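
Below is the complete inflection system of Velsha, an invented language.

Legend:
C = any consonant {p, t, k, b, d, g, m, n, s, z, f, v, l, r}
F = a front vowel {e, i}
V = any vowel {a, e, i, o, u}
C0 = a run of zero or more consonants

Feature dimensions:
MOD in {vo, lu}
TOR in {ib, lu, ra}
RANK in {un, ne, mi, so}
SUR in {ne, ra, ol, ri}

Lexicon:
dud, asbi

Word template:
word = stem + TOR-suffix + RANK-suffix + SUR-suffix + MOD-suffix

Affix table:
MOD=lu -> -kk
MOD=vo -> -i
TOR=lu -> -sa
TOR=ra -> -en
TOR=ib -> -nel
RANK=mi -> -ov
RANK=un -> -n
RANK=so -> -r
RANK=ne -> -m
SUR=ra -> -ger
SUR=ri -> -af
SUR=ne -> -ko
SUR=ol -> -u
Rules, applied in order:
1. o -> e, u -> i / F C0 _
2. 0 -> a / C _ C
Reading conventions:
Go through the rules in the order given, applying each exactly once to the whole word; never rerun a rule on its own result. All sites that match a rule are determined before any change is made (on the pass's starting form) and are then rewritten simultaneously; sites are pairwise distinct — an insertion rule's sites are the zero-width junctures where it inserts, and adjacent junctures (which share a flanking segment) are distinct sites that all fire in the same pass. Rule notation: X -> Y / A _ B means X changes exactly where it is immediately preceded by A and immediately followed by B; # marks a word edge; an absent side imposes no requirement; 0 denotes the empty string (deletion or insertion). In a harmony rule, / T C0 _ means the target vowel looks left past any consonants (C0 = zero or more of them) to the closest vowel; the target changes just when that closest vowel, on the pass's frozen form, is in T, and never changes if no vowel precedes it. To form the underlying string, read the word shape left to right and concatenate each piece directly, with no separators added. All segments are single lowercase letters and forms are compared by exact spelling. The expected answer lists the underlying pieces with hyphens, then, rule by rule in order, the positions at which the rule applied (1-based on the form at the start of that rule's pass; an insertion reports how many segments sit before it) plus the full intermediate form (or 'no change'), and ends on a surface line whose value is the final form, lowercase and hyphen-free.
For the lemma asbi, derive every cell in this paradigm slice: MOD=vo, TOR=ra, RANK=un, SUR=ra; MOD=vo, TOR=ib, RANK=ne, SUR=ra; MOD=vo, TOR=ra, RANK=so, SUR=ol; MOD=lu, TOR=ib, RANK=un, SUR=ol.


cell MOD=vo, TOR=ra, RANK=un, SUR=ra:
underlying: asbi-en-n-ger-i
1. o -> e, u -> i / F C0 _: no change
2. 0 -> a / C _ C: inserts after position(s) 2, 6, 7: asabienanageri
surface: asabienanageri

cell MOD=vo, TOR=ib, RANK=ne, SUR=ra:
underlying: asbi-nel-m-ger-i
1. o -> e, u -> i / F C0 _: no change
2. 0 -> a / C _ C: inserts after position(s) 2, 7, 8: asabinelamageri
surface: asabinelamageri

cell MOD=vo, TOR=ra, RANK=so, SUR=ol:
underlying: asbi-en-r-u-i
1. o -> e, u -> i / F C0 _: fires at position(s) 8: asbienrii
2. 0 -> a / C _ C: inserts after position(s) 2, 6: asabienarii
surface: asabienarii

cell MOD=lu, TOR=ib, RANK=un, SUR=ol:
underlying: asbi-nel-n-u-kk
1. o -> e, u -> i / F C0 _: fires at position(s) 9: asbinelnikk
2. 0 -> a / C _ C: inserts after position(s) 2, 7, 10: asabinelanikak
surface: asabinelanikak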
────────────────────────────────────────
» The problem:
Each entry in the data should be restated exactly as it was written.

» Problem solution:
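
Below is the complete inflection system of Velsha, an invented language.

Legend:
C = any consonant {p, t, k, b, d, g, m, n, s, z, f, v, l, r}
F = a front vowel {e, i}
V = any vowel {a, e, i, o, u}
C0 = a run of zero or more consonants

Feature dimensions:
MOD in {vo, lu}
TOR in {ib, lu, ra}
RANK in {un, ne, mi, so}
SUR in {ne, ra, ol, ri}

Lexicon:
dud, asbi

Word template:
word = stem + TOR-suffix + RANK-suffix + SUR-suffix + MOD-suffix

Affix table:
MOD=lu -> -kk
MOD=vo -> -i
TOR=lu -> -sa
TOR=ra -> -en
TOR=ib -> -nel
RANK=mi -> -ov
RANK=un -> -n
RANK=so -> -r
RANK=ne -> -m
SUR=ra -> -ger
SUR=ri -> -af
SUR=ne -> -ko
SUR=ol -> -u
Rules, applied in order:
1. o -> e, u -> i / F C0 _
2. 0 -> a / C _ C
Reading conventions:
Go through the rules in the order given, applying each exactly once to the whole word; never rerun a rule on its own result. All sites that match a rule are determined before any change is made (on the pass's starting form) and are then rewritten simultaneously; sites are pairwise distinct — an insertion rule's sites are the zero-width junctures where it inserts, and adjacent junctures (which share a flanking segment) are distinct sites that all fire in the same pass. Rule notation: X -> Y / A _ B means X changes exactly where it is immediately preceded by A and immediately followed by B; # marks a word edge; an absent side imposes no requirement; 0 denotes the empty string (deletion or insertion). In a harmony rule, / T C0 _ means the target vowel looks left past any consonants (C0 = zero or more of them) to the closest vowel; the target changes just when that closest vowel, on the pass's frozen form, is in T, and never changes if no vowel precedes it. To form the underlying string, read the word shape left to right and concatenate each piece directly, with no separators added. All segments are single lowercase letters and forms are compared by exact spelling. The expected answer lists the underlying pieces with hyphens, then, rule by rule in order, the positions at which the rule applied (1-based on the form at the start of that rule's pass; an insertion reports how many segments sit before it) plus the full intermediate form (or 'no change'), and ends on a surface line whose value is the final form, lowercase and hyphen-free.
For the lemma asbi, derive every cell in this paradigm slice: MOD=vo, TOR=ra, RANK=un, SUR=ra; MOD=vo, TOR=ib, RANK=ne, SUR=ra; MOD=vo, TOR=ra, RANK=so, SUR=ol; MOD=lu, TOR=ib, RANK=un, SUR=ol.


cell MOD=vo, TOR=ra, RANK=un, SUR=ra:
underlying: asbi-en-n-ger-i
1. o -> e, u -> i / F C0 _: no change
2. 0 -> a / C _ C: inserts after position(s) 2, 6, 7: asabienanageri
surface: asabienanageri

cell MOD=vo, TOR=ib, RANK=ne, SUR=ra:
underlying: asbi-nel-m-ger-i
1. o -> e, u -> i / F C0 _: no change
2. 0 -> a / C _ C: inserts after position(s) 2, 7, 8: asabinelamageri
surface: asabinelamageri

cell MOD=vo, TOR=ra, RANK=so, SUR=ol:
underlying: asbi-en-r-u-i
1. o -> e, u -> i / F C0 _: fires at position(s) 8: asbienrii
2. 0 -> a / C _ C: inserts after position(s) 2, 6: asabienarii
surface: asabienarii

cell MOD=lu, TOR=ib, RANK=un, SUR=ol:
underlying: asbi-nel-n-u-kk
1. o -> e, u -> i / F C0 _: fires at position(s) 9: asbinelnikk
2. 0 -> a / C _ C: inserts after position(s) 2, 7, 10: asabinelanikak
surface: asabinelanikak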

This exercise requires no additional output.